▸ TRY IT
Working from the records below, repeat exactly the lines starting at the line that contains "A geodynamic model" and ending at the line that contains "- lower crust, 17.24 km, density 3020 kg/m³", inclusive.

(Collected data entries)
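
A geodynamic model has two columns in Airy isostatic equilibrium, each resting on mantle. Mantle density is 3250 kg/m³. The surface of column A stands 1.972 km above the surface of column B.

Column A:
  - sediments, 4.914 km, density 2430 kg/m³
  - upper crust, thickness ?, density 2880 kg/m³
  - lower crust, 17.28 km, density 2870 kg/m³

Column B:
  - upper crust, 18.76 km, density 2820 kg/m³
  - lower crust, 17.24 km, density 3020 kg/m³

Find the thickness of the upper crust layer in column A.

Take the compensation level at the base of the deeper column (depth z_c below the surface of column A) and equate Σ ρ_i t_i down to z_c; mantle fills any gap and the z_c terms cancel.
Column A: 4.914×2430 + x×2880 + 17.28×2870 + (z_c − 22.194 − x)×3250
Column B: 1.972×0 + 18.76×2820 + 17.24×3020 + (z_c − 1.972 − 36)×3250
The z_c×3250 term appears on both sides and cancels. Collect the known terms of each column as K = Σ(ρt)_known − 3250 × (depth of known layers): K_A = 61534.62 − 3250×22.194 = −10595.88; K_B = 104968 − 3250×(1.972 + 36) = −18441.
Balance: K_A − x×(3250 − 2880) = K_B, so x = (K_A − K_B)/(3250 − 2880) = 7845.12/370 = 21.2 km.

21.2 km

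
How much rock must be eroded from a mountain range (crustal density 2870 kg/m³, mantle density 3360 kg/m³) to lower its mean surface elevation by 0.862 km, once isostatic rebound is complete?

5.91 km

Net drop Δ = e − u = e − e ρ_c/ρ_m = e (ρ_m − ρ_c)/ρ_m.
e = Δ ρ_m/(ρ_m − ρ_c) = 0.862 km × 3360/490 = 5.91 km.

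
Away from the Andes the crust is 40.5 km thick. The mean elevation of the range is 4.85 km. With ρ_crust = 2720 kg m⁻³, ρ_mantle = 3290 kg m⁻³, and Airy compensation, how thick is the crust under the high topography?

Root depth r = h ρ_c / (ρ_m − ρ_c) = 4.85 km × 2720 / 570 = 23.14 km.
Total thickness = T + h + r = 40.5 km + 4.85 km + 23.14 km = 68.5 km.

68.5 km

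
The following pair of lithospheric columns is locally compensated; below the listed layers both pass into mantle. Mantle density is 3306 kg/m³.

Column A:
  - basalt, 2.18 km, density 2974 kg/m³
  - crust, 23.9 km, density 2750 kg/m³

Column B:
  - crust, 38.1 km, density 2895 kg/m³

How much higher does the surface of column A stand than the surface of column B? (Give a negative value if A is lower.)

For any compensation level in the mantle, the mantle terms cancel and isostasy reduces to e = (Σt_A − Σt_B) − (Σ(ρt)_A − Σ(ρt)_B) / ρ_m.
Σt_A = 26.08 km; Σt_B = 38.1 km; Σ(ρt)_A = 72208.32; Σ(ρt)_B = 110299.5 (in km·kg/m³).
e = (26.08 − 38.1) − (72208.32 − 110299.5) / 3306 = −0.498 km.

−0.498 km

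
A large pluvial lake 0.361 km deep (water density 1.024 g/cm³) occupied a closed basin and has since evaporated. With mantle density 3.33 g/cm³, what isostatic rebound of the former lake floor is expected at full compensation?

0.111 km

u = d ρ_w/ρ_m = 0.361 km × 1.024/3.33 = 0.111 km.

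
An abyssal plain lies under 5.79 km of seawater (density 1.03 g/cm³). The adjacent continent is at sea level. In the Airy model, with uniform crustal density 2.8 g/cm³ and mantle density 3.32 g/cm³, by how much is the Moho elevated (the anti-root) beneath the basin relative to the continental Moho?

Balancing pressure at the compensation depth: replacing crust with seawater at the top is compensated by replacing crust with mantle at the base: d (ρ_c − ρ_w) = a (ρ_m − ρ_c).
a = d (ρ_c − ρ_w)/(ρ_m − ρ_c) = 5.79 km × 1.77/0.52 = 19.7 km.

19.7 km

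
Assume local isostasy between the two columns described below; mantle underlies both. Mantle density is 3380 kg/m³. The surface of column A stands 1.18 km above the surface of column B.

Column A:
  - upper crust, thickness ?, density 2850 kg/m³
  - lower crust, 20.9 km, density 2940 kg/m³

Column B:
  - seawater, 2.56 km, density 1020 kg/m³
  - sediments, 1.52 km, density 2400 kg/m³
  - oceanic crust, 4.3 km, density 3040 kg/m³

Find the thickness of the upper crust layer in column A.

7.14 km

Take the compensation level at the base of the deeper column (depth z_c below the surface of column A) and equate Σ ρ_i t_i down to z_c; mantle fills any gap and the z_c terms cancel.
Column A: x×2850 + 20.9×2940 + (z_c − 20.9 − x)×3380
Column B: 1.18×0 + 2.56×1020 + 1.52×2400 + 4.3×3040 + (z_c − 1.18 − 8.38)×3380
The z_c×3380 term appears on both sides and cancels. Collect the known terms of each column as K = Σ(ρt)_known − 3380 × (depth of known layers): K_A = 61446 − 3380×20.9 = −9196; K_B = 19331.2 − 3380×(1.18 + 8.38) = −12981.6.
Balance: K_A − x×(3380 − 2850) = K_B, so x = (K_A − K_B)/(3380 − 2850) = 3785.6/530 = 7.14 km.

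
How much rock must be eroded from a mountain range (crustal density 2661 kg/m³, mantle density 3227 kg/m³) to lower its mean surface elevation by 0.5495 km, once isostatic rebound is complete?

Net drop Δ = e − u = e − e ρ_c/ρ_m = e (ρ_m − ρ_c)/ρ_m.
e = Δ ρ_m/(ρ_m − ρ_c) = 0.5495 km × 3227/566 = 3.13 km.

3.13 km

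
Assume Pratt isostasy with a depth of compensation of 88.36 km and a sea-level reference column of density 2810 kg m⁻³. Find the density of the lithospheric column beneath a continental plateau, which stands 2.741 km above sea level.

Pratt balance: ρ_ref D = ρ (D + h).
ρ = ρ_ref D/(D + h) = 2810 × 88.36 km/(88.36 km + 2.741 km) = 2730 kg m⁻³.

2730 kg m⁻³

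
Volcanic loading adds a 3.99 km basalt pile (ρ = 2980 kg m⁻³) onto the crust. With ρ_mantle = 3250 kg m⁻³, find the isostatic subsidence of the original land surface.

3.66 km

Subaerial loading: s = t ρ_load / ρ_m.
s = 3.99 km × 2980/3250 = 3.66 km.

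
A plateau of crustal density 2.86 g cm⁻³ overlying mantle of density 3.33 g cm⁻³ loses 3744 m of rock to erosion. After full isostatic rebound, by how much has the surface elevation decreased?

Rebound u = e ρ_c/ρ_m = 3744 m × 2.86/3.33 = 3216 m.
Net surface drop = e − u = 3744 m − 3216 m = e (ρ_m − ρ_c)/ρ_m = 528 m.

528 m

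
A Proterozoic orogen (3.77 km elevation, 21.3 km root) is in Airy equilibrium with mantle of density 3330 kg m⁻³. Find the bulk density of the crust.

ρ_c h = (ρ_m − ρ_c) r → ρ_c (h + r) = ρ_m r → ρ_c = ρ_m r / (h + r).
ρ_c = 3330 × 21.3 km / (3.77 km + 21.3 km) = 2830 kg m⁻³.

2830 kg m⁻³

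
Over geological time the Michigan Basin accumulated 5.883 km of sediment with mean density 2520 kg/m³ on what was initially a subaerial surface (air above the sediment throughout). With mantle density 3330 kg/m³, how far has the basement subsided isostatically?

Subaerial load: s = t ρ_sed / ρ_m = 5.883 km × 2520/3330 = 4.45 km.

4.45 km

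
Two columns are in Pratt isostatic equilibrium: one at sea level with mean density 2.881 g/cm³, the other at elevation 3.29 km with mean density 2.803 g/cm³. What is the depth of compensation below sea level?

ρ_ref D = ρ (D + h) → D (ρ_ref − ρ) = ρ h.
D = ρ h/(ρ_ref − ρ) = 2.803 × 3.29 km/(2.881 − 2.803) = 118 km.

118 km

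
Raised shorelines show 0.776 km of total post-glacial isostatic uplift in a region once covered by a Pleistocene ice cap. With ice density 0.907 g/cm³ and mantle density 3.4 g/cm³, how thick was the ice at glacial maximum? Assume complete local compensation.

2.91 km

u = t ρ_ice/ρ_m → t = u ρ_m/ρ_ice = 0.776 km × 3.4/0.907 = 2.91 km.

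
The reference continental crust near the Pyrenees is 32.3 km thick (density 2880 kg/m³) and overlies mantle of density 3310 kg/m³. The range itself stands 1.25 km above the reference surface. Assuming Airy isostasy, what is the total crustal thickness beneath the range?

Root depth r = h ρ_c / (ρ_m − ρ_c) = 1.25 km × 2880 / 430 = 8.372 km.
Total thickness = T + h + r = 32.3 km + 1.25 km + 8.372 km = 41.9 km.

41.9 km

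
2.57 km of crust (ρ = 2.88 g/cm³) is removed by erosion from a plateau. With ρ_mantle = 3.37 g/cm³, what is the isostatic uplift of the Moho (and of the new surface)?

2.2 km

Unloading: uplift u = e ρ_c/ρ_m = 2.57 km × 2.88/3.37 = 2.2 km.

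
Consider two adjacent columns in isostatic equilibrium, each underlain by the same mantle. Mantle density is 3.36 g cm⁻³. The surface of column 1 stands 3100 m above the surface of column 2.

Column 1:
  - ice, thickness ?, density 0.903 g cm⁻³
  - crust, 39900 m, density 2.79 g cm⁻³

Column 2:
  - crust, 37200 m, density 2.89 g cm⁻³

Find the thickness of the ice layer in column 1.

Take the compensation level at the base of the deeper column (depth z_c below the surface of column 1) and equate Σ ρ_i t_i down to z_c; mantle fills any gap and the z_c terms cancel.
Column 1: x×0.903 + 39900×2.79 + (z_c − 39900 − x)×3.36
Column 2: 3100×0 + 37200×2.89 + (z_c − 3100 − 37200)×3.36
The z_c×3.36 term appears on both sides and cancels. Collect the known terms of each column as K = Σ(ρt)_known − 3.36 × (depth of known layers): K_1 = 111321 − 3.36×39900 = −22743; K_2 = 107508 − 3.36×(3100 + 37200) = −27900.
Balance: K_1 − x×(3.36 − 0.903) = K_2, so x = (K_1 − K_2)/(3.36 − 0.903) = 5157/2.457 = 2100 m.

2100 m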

* * *

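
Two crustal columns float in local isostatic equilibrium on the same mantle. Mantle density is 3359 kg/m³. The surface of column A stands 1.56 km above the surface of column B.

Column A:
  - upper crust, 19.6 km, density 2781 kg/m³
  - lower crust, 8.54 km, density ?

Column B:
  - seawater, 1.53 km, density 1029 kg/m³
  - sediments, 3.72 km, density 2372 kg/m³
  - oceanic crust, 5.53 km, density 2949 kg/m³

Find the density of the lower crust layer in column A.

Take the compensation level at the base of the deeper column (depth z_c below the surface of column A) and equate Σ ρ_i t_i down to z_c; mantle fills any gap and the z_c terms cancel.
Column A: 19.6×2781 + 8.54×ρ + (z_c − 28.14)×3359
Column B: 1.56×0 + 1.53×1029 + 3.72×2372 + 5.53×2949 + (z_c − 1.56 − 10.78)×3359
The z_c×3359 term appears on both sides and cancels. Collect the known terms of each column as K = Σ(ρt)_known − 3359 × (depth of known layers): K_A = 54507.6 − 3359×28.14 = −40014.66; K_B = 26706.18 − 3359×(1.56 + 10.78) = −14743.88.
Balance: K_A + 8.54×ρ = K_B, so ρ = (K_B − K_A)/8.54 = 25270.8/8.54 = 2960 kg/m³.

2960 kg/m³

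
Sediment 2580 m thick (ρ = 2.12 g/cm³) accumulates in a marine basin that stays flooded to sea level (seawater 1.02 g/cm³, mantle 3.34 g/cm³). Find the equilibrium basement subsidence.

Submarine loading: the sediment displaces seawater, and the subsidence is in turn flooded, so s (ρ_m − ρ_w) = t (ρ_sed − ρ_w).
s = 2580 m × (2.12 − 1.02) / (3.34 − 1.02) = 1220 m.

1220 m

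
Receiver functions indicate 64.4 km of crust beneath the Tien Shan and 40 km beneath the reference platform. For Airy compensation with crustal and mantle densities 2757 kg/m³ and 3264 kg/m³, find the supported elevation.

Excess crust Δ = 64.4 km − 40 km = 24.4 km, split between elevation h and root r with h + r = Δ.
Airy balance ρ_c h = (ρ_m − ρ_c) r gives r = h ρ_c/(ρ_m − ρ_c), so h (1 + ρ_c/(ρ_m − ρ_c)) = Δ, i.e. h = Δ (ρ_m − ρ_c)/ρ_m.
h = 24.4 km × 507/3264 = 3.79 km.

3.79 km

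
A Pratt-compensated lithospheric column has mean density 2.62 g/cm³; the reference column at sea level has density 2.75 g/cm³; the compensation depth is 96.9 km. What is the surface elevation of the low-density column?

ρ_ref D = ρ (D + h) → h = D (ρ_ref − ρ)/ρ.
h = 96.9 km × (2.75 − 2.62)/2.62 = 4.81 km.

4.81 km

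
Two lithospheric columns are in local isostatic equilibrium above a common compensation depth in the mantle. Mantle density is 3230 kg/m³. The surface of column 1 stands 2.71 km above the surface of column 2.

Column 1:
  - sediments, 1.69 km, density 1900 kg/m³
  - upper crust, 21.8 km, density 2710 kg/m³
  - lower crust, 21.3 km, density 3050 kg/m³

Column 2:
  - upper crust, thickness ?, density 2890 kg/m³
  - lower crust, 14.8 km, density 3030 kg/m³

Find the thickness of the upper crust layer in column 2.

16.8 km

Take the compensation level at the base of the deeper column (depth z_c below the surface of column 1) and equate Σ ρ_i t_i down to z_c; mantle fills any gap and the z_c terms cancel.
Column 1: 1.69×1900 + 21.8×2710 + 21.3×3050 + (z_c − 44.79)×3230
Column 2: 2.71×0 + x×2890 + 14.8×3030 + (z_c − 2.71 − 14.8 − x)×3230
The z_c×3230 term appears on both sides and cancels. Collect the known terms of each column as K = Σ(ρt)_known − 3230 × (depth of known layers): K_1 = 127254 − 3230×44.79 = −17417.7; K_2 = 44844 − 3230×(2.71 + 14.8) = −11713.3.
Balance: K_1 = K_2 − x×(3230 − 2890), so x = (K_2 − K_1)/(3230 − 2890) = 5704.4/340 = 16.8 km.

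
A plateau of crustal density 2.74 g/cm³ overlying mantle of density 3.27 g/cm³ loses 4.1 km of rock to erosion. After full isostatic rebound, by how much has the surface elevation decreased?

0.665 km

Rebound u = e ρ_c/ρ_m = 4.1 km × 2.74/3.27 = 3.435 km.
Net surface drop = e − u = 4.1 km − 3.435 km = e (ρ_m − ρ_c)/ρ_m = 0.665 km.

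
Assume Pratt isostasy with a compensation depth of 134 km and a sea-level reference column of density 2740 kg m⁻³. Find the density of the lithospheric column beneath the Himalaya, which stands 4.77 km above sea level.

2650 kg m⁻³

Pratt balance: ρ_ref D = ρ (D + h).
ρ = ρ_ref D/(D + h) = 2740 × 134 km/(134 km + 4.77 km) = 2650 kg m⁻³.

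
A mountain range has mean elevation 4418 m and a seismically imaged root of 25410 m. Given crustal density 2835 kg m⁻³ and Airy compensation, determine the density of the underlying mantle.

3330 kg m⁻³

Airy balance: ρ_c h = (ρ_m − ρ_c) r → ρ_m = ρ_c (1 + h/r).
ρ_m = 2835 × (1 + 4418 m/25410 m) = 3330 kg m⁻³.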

▸ WRITTEN RESPONSE
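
A geodynamic model has two columns in Airy isostatic equilibrium, each resting on mantle. Mantle density is 3250 kg/m³. The surface of column A stands 1.972 km above the surface of column B.

Column A:
  - sediments, 4.914 km, density 2430 kg/m³
  - upper crust, thickness ?, density 2880 kg/m³
  - lower crust, 17.28 km, density 2870 kg/m³

Column B:
  - upper crust, 18.76 km, density 2820 kg/m³
  - lower crust, 17.24 km, density 3020 kg/m³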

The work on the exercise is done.